Extracted data entries
+ + +

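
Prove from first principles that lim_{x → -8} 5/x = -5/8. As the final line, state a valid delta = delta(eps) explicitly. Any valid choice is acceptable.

delta = min(4, (32/5)eps)

Suppose eps > 0. We seek delta > 0 such that 0 < |x + 8| < delta implies |5/x + 5/8| < eps.
|5/x + 5/8| = 5·|-8 − x|/(8·|x|) = 5|x + 8|/(8|x|).
Require delta ≤ 4 so that |x| > 8 − 4 = 4, hence 8|x| > 32.
Then |5/x + 5/8| < 5|x + 8|/32, which is < eps when |x + 8| < (32/5)eps.
Take delta = min(4, (32/5)eps). Then 0 < |x + 8| < delta gives both |x + 8| < 4 and |x + 8| < (32/5)eps, so |5/x + 5/8| < eps.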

+ + +

Exercise requirements: Retype every record above exactly as it appears.

Exercise output:
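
Prove from first principles that lim_{x → -8} 5/x = -5/8. As the final line, state a valid delta = delta(eps) explicitly. Any valid choice is acceptable.

delta = min(4, (32/5)eps)

Suppose eps > 0. We seek delta > 0 such that 0 < |x + 8| < delta implies |5/x + 5/8| < eps.
|5/x + 5/8| = 5·|-8 − x|/(8·|x|) = 5|x + 8|/(8|x|).
Require delta ≤ 4 so that |x| > 8 − 4 = 4, hence 8|x| > 32.
Then |5/x + 5/8| < 5|x + 8|/32, which is < eps when |x + 8| < (32/5)eps.
Take delta = min(4, (32/5)eps). Then 0 < |x + 8| < delta gives both |x + 8| < 4 and |x + 8| < (32/5)eps, so |5/x + 5/8| < eps.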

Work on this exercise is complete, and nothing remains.